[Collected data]
^^^^^^^^^^^^^^^^
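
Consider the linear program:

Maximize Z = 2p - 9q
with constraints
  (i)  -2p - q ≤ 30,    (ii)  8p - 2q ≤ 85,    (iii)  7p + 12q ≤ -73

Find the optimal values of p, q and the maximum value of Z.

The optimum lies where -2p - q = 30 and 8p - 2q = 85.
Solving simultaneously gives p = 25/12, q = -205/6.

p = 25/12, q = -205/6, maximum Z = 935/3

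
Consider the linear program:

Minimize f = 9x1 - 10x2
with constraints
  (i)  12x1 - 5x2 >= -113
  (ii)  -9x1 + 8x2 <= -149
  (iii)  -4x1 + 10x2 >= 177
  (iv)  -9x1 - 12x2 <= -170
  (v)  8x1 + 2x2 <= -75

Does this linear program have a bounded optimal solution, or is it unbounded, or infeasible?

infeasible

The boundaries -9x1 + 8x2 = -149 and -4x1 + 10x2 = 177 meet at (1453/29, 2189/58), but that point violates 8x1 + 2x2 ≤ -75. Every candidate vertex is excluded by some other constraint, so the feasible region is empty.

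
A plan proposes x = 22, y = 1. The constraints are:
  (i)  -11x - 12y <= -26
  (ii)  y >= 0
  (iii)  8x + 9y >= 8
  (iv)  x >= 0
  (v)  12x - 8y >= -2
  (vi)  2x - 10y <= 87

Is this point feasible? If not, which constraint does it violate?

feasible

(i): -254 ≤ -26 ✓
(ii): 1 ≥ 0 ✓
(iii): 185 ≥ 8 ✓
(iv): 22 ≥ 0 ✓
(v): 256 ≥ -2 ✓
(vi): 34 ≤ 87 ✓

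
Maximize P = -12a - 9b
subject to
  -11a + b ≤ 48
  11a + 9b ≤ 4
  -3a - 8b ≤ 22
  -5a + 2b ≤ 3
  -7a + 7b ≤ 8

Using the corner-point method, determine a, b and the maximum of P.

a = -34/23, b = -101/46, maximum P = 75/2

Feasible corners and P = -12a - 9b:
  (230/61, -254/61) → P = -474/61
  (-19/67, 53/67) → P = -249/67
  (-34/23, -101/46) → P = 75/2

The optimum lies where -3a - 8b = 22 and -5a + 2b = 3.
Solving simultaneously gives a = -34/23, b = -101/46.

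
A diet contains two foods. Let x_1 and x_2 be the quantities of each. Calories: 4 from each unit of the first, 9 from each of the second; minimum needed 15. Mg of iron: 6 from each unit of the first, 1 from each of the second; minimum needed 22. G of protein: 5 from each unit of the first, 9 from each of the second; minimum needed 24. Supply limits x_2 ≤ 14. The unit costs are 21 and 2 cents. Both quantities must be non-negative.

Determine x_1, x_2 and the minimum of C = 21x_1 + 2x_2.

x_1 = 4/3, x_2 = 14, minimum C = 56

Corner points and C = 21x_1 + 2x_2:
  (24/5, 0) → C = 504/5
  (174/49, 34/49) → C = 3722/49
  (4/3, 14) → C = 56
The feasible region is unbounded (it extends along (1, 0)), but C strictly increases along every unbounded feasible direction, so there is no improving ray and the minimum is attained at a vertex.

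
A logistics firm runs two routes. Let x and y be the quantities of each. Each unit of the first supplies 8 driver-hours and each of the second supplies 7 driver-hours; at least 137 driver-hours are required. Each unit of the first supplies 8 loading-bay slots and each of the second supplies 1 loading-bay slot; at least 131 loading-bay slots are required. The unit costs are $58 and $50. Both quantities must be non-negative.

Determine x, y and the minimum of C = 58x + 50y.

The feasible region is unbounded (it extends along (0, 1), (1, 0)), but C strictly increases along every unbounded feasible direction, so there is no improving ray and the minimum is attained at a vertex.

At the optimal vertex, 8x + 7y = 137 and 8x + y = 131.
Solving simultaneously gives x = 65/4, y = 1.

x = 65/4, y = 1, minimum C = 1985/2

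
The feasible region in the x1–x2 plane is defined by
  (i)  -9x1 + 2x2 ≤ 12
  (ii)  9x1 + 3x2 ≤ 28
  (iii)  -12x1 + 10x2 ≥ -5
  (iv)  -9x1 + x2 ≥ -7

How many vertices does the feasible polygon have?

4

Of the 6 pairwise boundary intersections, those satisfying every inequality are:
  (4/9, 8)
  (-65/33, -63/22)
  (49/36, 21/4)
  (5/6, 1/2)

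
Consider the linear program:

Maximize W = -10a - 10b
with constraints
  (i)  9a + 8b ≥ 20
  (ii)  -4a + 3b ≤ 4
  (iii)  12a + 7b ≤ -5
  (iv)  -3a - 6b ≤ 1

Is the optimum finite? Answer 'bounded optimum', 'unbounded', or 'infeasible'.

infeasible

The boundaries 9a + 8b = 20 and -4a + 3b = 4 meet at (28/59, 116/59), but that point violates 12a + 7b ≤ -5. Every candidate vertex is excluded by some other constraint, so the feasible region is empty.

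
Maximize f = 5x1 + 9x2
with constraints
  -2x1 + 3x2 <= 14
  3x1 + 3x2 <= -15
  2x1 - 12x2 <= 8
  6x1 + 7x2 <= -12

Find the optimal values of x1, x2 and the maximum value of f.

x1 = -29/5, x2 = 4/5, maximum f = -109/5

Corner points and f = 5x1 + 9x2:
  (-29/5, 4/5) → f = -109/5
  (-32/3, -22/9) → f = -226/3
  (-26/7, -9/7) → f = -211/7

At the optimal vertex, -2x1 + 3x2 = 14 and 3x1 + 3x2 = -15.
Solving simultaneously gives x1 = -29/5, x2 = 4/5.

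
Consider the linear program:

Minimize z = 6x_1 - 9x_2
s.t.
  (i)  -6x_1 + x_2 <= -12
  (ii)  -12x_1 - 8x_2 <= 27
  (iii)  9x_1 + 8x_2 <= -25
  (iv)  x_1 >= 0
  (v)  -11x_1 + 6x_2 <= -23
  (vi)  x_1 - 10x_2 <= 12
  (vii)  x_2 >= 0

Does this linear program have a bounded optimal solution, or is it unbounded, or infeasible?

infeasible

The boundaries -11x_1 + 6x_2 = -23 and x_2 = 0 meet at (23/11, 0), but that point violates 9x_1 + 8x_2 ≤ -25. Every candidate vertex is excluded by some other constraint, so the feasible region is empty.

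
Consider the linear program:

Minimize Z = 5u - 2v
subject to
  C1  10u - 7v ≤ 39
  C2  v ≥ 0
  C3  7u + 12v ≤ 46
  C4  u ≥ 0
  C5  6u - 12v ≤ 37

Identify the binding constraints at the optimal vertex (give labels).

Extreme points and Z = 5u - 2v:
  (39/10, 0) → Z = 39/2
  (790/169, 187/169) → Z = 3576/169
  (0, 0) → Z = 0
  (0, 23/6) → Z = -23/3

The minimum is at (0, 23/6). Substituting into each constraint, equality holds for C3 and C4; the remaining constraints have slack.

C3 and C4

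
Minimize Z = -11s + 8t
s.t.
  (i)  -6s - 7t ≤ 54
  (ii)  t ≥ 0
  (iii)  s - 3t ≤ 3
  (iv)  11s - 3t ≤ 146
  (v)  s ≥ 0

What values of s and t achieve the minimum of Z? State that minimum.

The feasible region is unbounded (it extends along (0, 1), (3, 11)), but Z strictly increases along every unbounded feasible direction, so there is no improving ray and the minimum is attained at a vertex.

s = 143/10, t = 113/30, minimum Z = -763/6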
^^^^^^^^^^^^^^^^
_Exercise details_
Write out every line of the data again, exactly as it reads.

_Result_
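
Consider the linear program:

Maximize Z = 2p - 9q
with constraints
  (i)  -2p - q ≤ 30,    (ii)  8p - 2q ≤ 85,    (iii)  7p + 12q ≤ -73

Find the optimal values of p, q and the maximum value of Z.

The optimum lies where -2p - q = 30 and 8p - 2q = 85.
Solving simultaneously gives p = 25/12, q = -205/6.

p = 25/12, q = -205/6, maximum Z = 935/3

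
Consider the linear program:

Minimize f = 9x1 - 10x2
with constraints
  (i)  12x1 - 5x2 >= -113
  (ii)  -9x1 + 8x2 <= -149
  (iii)  -4x1 + 10x2 >= 177
  (iv)  -9x1 - 12x2 <= -170
  (v)  8x1 + 2x2 <= -75

Does this linear program have a bounded optimal solution, or is it unbounded, or infeasible?

infeasible

The boundaries -9x1 + 8x2 = -149 and -4x1 + 10x2 = 177 meet at (1453/29, 2189/58), but that point violates 8x1 + 2x2 ≤ -75. Every candidate vertex is excluded by some other constraint, so the feasible region is empty.

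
A plan proposes x = 22, y = 1. The constraints are:
  (i)  -11x - 12y <= -26
  (ii)  y >= 0
  (iii)  8x + 9y >= 8
  (iv)  x >= 0
  (v)  12x - 8y >= -2
  (vi)  2x - 10y <= 87

Is this point feasible? If not, which constraint does it violate?

feasible

(i): -254 ≤ -26 ✓
(ii): 1 ≥ 0 ✓
(iii): 185 ≥ 8 ✓
(iv): 22 ≥ 0 ✓
(v): 256 ≥ -2 ✓
(vi): 34 ≤ 87 ✓

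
Maximize P = -12a - 9b
subject to
  -11a + b ≤ 48
  11a + 9b ≤ 4
  -3a - 8b ≤ 22
  -5a + 2b ≤ 3
  -7a + 7b ≤ 8

Using the corner-point method, determine a, b and the maximum of P.

a = -34/23, b = -101/46, maximum P = 75/2

Feasible corners and P = -12a - 9b:
  (230/61, -254/61) → P = -474/61
  (-19/67, 53/67) → P = -249/67
  (-34/23, -101/46) → P = 75/2

The optimum lies where -3a - 8b = 22 and -5a + 2b = 3.
Solving simultaneously gives a = -34/23, b = -101/46.

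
A diet contains two foods. Let x_1 and x_2 be the quantities of each. Calories: 4 from each unit of the first, 9 from each of the second; minimum needed 15. Mg of iron: 6 from each unit of the first, 1 from each of the second; minimum needed 22. G of protein: 5 from each unit of the first, 9 from each of the second; minimum needed 24. Supply limits x_2 ≤ 14. The unit costs are 21 and 2 cents. Both quantities must be non-negative.

Determine x_1, x_2 and the minimum of C = 21x_1 + 2x_2.

x_1 = 4/3, x_2 = 14, minimum C = 56

Corner points and C = 21x_1 + 2x_2:
  (24/5, 0) → C = 504/5
  (174/49, 34/49) → C = 3722/49
  (4/3, 14) → C = 56
The feasible region is unbounded (it extends along (1, 0)), but C strictly increases along every unbounded feasible direction, so there is no improving ray and the minimum is attained at a vertex.

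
A logistics firm runs two routes. Let x and y be the quantities of each. Each unit of the first supplies 8 driver-hours and each of the second supplies 7 driver-hours; at least 137 driver-hours are required. Each unit of the first supplies 8 loading-bay slots and each of the second supplies 1 loading-bay slot; at least 131 loading-bay slots are required. The unit costs are $58 and $50. Both quantities must be non-negative.

Determine x, y and the minimum of C = 58x + 50y.

The feasible region is unbounded (it extends along (0, 1), (1, 0)), but C strictly increases along every unbounded feasible direction, so there is no improving ray and the minimum is attained at a vertex.

At the optimal vertex, 8x + 7y = 137 and 8x + y = 131.
Solving simultaneously gives x = 65/4, y = 1.

x = 65/4, y = 1, minimum C = 1985/2

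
The feasible region in the x1–x2 plane is defined by
  (i)  -9x1 + 2x2 ≤ 12
  (ii)  9x1 + 3x2 ≤ 28
  (iii)  -12x1 + 10x2 ≥ -5
  (iv)  -9x1 + x2 ≥ -7

How many vertices does the feasible polygon have?

4

Of the 6 pairwise boundary intersections, those satisfying every inequality are:
  (4/9, 8)
  (-65/33, -63/22)
  (49/36, 21/4)
  (5/6, 1/2)

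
Consider the linear program:

Maximize W = -10a - 10b
with constraints
  (i)  9a + 8b ≥ 20
  (ii)  -4a + 3b ≤ 4
  (iii)  12a + 7b ≤ -5
  (iv)  -3a - 6b ≤ 1

Is the optimum finite? Answer 'bounded optimum', 'unbounded', or 'infeasible'.

infeasible

The boundaries 9a + 8b = 20 and -4a + 3b = 4 meet at (28/59, 116/59), but that point violates 12a + 7b ≤ -5. Every candidate vertex is excluded by some other constraint, so the feasible region is empty.

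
Maximize f = 5x1 + 9x2
with constraints
  -2x1 + 3x2 <= 14
  3x1 + 3x2 <= -15
  2x1 - 12x2 <= 8
  6x1 + 7x2 <= -12

Find the optimal values of x1, x2 and the maximum value of f.

x1 = -29/5, x2 = 4/5, maximum f = -109/5

Corner points and f = 5x1 + 9x2:
  (-29/5, 4/5) → f = -109/5
  (-32/3, -22/9) → f = -226/3
  (-26/7, -9/7) → f = -211/7

At the optimal vertex, -2x1 + 3x2 = 14 and 3x1 + 3x2 = -15.
Solving simultaneously gives x1 = -29/5, x2 = 4/5.

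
Consider the linear program:

Minimize z = 6x_1 - 9x_2
s.t.
  (i)  -6x_1 + x_2 <= -12
  (ii)  -12x_1 - 8x_2 <= 27
  (iii)  9x_1 + 8x_2 <= -25
  (iv)  x_1 >= 0
  (v)  -11x_1 + 6x_2 <= -23
  (vi)  x_1 - 10x_2 <= 12
  (vii)  x_2 >= 0

Does this linear program have a bounded optimal solution, or is it unbounded, or infeasible?

infeasible

The boundaries -11x_1 + 6x_2 = -23 and x_2 = 0 meet at (23/11, 0), but that point violates 9x_1 + 8x_2 ≤ -25. Every candidate vertex is excluded by some other constraint, so the feasible region is empty.

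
Consider the linear program:

Minimize Z = 5u - 2v
subject to
  C1  10u - 7v ≤ 39
  C2  v ≥ 0
  C3  7u + 12v ≤ 46
  C4  u ≥ 0
  C5  6u - 12v ≤ 37

Identify the binding constraints at the optimal vertex (give labels).

Extreme points and Z = 5u - 2v:
  (39/10, 0) → Z = 39/2
  (790/169, 187/169) → Z = 3576/169
  (0, 0) → Z = 0
  (0, 23/6) → Z = -23/3

The minimum is at (0, 23/6). Substituting into each constraint, equality holds for C3 and C4; the remaining constraints have slack.

C3 and C4

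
Minimize Z = -11s + 8t
s.t.
  (i)  -6s - 7t ≤ 54
  (ii)  t ≥ 0
  (iii)  s - 3t ≤ 3
  (iv)  11s - 3t ≤ 146
  (v)  s ≥ 0

What values of s and t achieve the minimum of Z? State that minimum.

The feasible region is unbounded (it extends along (0, 1), (3, 11)), but Z strictly increases along every unbounded feasible direction, so there is no improving ray and the minimum is attained at a vertex.

s = 143/10, t = 113/30, minimum Z = -763/6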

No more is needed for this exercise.